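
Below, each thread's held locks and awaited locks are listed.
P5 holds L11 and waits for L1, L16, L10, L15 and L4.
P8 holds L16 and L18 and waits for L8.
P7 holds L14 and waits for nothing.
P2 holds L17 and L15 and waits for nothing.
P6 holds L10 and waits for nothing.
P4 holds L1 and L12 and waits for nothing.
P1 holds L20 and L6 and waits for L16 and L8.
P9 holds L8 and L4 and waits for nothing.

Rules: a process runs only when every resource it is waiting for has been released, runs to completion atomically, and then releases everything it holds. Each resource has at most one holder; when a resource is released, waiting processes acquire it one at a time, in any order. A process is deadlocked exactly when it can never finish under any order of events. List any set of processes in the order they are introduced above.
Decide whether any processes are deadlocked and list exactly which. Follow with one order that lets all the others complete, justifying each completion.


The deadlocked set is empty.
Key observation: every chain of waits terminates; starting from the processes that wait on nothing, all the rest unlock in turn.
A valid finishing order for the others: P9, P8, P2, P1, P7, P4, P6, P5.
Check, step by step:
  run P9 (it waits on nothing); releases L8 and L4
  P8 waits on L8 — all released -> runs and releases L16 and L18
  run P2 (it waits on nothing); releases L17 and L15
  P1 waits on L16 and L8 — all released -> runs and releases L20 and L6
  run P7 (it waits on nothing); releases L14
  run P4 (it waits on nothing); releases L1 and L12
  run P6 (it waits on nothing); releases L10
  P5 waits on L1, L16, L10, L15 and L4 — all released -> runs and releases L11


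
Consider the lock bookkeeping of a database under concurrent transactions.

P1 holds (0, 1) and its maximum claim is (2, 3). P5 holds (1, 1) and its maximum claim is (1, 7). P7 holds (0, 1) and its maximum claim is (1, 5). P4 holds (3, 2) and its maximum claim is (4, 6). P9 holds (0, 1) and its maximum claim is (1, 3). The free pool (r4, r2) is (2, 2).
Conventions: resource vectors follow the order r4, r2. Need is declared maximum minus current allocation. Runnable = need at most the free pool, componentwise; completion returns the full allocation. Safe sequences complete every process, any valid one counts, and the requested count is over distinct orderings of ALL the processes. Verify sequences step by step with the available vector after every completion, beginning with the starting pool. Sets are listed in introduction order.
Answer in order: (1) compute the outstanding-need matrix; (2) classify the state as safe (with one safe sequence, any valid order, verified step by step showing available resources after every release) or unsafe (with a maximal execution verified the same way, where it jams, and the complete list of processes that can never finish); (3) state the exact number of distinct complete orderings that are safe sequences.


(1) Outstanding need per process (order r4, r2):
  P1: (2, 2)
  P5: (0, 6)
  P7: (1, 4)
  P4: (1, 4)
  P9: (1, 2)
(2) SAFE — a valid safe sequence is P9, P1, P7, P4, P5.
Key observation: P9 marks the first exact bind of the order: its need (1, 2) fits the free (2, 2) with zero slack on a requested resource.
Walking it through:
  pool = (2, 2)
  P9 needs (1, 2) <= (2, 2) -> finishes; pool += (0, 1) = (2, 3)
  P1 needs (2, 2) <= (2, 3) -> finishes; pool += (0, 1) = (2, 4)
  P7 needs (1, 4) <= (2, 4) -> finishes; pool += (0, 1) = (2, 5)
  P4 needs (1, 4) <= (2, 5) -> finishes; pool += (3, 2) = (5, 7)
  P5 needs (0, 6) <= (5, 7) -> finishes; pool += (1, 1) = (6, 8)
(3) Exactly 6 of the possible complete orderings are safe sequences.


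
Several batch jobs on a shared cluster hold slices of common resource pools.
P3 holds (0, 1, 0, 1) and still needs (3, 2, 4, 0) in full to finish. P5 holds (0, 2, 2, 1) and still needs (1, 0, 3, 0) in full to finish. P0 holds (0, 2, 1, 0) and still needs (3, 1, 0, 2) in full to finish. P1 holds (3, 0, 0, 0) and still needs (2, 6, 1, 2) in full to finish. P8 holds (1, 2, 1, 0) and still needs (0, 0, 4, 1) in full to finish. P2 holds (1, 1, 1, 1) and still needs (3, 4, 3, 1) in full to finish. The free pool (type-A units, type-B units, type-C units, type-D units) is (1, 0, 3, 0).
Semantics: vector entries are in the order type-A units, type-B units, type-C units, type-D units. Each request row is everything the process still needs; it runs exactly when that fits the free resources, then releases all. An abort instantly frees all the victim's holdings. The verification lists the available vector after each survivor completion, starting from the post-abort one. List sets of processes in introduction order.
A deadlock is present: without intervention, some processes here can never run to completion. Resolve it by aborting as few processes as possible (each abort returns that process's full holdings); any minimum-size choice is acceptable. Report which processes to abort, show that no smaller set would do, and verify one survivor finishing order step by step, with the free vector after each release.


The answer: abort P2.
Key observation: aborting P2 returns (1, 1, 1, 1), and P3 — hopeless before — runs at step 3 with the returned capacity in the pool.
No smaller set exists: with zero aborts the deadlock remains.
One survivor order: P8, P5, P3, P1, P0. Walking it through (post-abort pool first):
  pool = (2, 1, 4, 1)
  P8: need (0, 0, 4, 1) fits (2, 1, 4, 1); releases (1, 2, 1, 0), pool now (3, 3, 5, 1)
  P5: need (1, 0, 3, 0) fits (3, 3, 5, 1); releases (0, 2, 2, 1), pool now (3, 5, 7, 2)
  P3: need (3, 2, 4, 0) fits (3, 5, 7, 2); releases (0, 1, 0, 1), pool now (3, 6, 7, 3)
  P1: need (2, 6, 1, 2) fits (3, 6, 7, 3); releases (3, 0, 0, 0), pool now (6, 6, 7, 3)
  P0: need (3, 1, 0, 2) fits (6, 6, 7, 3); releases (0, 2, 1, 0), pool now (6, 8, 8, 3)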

-=-=-

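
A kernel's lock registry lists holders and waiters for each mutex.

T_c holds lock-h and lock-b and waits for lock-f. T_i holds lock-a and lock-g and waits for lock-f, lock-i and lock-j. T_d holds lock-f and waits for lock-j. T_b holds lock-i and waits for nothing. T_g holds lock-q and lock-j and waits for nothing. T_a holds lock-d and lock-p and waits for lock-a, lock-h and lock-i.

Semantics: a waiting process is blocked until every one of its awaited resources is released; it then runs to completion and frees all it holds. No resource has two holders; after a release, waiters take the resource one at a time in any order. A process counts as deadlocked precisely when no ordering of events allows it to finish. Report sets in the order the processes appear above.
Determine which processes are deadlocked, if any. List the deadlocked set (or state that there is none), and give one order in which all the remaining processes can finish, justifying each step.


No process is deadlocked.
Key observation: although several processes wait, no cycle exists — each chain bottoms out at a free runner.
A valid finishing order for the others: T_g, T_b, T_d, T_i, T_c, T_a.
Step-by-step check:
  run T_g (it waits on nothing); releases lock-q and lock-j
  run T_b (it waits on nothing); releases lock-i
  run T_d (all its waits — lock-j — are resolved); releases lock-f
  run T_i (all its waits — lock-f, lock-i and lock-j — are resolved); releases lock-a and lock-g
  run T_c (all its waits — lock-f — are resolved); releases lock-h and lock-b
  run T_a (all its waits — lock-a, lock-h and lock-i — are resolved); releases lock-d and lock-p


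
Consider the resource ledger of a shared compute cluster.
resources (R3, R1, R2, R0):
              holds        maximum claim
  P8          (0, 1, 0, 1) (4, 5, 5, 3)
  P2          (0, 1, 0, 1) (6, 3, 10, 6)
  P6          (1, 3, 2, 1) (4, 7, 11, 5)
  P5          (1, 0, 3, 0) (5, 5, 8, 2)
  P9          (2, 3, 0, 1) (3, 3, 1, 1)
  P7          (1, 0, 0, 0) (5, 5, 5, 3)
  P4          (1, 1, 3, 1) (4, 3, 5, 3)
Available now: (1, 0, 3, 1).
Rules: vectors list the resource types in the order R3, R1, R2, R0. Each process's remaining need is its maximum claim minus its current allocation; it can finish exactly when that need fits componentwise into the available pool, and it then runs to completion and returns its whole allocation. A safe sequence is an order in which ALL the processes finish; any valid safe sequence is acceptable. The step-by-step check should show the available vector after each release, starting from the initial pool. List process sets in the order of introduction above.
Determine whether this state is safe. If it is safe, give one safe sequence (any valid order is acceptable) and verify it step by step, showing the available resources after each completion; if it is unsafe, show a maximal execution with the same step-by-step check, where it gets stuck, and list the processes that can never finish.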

-=-=-

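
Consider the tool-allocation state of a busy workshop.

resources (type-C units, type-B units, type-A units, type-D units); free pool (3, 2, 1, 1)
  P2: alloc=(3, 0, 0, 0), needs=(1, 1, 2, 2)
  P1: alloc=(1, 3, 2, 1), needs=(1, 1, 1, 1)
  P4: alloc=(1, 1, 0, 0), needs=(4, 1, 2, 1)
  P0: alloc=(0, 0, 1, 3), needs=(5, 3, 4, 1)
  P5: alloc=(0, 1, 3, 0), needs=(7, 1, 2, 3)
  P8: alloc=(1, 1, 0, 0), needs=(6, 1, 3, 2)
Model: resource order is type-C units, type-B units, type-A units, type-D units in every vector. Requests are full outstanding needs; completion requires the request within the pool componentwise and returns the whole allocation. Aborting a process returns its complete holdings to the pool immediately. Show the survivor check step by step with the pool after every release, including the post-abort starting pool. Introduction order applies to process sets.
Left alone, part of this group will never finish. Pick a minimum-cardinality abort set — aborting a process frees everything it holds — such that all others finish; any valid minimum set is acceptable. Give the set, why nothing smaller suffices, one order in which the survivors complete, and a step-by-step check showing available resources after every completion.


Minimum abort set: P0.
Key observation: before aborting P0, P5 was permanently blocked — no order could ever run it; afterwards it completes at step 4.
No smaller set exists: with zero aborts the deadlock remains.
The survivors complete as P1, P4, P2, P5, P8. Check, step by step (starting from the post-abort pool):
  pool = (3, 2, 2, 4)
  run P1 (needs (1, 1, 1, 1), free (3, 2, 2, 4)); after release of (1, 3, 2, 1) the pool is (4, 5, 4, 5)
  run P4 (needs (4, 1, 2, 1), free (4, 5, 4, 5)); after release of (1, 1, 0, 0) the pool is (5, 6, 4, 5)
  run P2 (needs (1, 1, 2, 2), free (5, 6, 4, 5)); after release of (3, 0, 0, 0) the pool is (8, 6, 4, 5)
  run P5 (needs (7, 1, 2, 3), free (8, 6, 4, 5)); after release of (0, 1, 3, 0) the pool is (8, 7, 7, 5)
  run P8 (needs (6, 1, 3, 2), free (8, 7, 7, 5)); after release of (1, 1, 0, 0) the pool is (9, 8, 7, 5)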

-=-=-

## WHAT YOU ARE ASKED TO DO
Report each line of the material in which the string "vectors" occurs.

## ANSWER TO THE PROBLEM
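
Conventions: resource vectors follow the order r4, r2. Need is declared maximum minus current allocation. Runnable = need at most the free pool, componentwise; completion returns the full allocation. Safe sequences complete every process, any valid one counts, and the requested count is over distinct orderings of ALL the processes. Verify sequences step by step with the available vector after every completion, beginning with the starting pool. Sets are listed in introduction order.
Rules: vectors list the resource types in the order R3, R1, R2, R0. Each process's remaining need is its maximum claim minus its current allocation; it can finish exactly when that need fits componentwise into the available pool, and it then runs to completion and returns its whole allocation. A safe sequence is an order in which ALL the processes finish; any valid safe sequence is acceptable. The step-by-step check should show the available vector after each release, starting from the initial pool. List process sets in the order of introduction above.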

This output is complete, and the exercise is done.